[Saved entries]
======

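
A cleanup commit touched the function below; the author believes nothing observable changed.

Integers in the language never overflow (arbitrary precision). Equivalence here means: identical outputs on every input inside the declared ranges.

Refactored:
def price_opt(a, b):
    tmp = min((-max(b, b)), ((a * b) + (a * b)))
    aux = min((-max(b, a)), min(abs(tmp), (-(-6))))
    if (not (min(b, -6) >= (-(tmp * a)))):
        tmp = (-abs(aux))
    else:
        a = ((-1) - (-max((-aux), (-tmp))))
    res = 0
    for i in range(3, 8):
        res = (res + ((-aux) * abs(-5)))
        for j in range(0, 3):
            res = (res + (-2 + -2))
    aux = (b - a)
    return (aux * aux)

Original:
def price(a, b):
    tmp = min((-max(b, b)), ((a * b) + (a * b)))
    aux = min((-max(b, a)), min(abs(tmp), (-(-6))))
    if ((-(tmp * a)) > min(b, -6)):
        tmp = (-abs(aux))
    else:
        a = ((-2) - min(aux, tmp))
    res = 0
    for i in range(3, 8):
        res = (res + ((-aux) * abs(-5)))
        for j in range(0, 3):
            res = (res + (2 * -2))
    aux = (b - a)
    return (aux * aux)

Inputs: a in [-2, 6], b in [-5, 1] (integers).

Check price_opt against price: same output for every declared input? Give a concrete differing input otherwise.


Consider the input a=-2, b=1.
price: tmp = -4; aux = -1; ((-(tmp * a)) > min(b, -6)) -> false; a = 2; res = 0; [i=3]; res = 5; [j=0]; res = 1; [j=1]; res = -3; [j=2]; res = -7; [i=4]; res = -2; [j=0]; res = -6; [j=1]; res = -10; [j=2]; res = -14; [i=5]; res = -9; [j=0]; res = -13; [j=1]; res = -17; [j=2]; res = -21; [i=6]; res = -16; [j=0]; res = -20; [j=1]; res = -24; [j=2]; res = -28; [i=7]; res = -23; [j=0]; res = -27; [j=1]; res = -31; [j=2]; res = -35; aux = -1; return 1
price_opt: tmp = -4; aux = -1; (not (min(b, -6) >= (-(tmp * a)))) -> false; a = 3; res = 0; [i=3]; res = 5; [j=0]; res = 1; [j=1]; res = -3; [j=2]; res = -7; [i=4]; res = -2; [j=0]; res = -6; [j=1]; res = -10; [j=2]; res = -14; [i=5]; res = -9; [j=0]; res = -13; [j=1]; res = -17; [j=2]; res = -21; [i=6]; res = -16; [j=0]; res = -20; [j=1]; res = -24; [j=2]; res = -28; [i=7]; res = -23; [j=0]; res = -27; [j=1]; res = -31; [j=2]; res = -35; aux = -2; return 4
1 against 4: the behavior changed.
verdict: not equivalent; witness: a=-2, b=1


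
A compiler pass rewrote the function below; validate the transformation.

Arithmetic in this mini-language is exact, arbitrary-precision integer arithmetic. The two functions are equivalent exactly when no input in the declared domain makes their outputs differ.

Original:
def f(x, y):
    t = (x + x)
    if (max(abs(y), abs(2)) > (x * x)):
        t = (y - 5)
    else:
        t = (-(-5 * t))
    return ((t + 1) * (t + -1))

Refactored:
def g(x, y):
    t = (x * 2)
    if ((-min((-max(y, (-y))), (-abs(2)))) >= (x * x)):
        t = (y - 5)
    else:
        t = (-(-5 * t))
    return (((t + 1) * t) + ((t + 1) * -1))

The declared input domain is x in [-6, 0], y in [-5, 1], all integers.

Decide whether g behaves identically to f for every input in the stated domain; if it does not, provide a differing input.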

======

HOW TO COMPLETE THIS TASK: Output all of the records above unchanged.

SOLUTION TO THIS EXERCISE:
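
A cleanup commit touched the function below; the author believes nothing observable changed.

Integers in the language never overflow (arbitrary precision). Equivalence here means: identical outputs on every input inside the declared ranges.

Refactored:
def price_opt(a, b):
    tmp = min((-max(b, b)), ((a * b) + (a * b)))
    aux = min((-max(b, a)), min(abs(tmp), (-(-6))))
    if (not (min(b, -6) >= (-(tmp * a)))):
        tmp = (-abs(aux))
    else:
        a = ((-1) - (-max((-aux), (-tmp))))
    res = 0
    for i in range(3, 8):
        res = (res + ((-aux) * abs(-5)))
        for j in range(0, 3):
            res = (res + (-2 + -2))
    aux = (b - a)
    return (aux * aux)

Original:
def price(a, b):
    tmp = min((-max(b, b)), ((a * b) + (a * b)))
    aux = min((-max(b, a)), min(abs(tmp), (-(-6))))
    if ((-(tmp * a)) > min(b, -6)):
        tmp = (-abs(aux))
    else:
        a = ((-2) - min(aux, tmp))
    res = 0
    for i in range(3, 8):
        res = (res + ((-aux) * abs(-5)))
        for j in range(0, 3):
            res = (res + (2 * -2))
    aux = (b - a)
    return (aux * aux)

Inputs: a in [-2, 6], b in [-5, 1] (integers).

Check price_opt against price: same output for every declared input? Give a concrete differing input otherwise.


Consider the input a=-2, b=1.
price: tmp = -4; aux = -1; ((-(tmp * a)) > min(b, -6)) -> false; a = 2; res = 0; [i=3]; res = 5; [j=0]; res = 1; [j=1]; res = -3; [j=2]; res = -7; [i=4]; res = -2; [j=0]; res = -6; [j=1]; res = -10; [j=2]; res = -14; [i=5]; res = -9; [j=0]; res = -13; [j=1]; res = -17; [j=2]; res = -21; [i=6]; res = -16; [j=0]; res = -20; [j=1]; res = -24; [j=2]; res = -28; [i=7]; res = -23; [j=0]; res = -27; [j=1]; res = -31; [j=2]; res = -35; aux = -1; return 1
price_opt: tmp = -4; aux = -1; (not (min(b, -6) >= (-(tmp * a)))) -> false; a = 3; res = 0; [i=3]; res = 5; [j=0]; res = 1; [j=1]; res = -3; [j=2]; res = -7; [i=4]; res = -2; [j=0]; res = -6; [j=1]; res = -10; [j=2]; res = -14; [i=5]; res = -9; [j=0]; res = -13; [j=1]; res = -17; [j=2]; res = -21; [i=6]; res = -16; [j=0]; res = -20; [j=1]; res = -24; [j=2]; res = -28; [i=7]; res = -23; [j=0]; res = -27; [j=1]; res = -31; [j=2]; res = -35; aux = -2; return 4
1 against 4: the behavior changed.
verdict: not equivalent; witness: a=-2, b=1


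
A compiler pass rewrote the function below; validate the transformation.

Arithmetic in this mini-language is exact, arbitrary-precision integer arithmetic. The two functions are equivalent exactly when no input in the declared domain makes their outputs differ.

Original:
def f(x, y):
    t = (x + x)
    if (max(abs(y), abs(2)) > (x * x)):
        t = (y - 5)
    else:
        t = (-(-5 * t))
    return ((t + 1) * (t + -1))

Refactored:
def g(x, y):
    t = (x * 2)
    if ((-min((-max(y, (-y))), (-abs(2)))) >= (x * x)):
        t = (y - 5)
    else:
        t = (-(-5 * t))
    return (((t + 1) * t) + ((t + 1) * -1))

The declared input domain is x in [-6, 0], y in [-5, 1], all integers.

Decide whether g behaves identically to f for every input in the stated domain; if it does not, provide a differing input.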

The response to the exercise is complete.